## AIM OF THE EXERCISE:
The records that follow are to be given again exactly.

Items listed in a dataset
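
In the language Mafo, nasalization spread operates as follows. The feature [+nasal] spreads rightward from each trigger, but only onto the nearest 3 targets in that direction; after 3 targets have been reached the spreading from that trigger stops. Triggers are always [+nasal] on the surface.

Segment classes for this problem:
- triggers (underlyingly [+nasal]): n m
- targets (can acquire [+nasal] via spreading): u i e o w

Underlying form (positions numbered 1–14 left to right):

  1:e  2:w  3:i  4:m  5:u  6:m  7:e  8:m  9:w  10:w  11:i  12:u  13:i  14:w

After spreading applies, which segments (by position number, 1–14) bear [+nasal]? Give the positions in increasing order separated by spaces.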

## COMPLETED TASK:
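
In the language Mafo, nasalization spread operates as follows. The feature [+nasal] spreads rightward from each trigger, but only onto the nearest 3 targets in that direction; after 3 targets have been reached the spreading from that trigger stops. Triggers are always [+nasal] on the surface.

Segment classes for this problem:
- triggers (underlyingly [+nasal]): n m
- targets (can acquire [+nasal] via spreading): u i e o w

Underlying form (positions numbered 1–14 left to right):

  1:e  2:w  3:i  4:m  5:u  6:m  7:e  8:m  9:w  10:w  11:i  12:u  13:i  14:w

After spreading applies, which segments (by position number, 1–14) bear [+nasal]? Give the positions in increasing order separated by spaces.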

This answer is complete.